Source material: Begin

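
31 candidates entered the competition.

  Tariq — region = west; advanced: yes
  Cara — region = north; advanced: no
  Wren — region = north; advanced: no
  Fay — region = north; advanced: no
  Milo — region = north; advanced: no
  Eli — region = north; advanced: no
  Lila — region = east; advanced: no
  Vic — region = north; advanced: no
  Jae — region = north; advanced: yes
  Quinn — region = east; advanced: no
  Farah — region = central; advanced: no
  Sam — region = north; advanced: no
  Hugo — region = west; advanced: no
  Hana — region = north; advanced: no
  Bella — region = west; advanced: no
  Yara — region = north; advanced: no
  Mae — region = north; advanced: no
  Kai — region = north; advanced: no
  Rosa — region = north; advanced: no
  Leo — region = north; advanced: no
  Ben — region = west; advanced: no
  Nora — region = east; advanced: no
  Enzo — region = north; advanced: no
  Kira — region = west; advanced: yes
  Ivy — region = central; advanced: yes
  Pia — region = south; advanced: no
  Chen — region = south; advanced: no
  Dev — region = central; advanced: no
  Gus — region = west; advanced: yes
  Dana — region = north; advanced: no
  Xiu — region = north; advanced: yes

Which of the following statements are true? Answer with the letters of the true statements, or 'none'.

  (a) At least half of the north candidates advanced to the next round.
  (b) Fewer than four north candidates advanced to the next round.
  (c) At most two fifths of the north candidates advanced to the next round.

|A| = 17, |A ∩ B| = 2, |A ∖ B| = 15.
(a) |A ∩ B| ≥ |A ∖ B|: fails.
(b) |A ∩ B| < 4: holds.
(c) |A ∩ B| / |A| ≤ 2/5: holds.

(b), (c)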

Source material: End

### Exercise details
When you find a line in the records that contains the word "west", copy it.

### Completed task
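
  Tariq — region = west; advanced: yes
  Hugo — region = west; advanced: no
  Bella — region = west; advanced: no
  Ben — region = west; advanced: no
  Kira — region = west; advanced: yes
  Gus — region = west; advanced: yes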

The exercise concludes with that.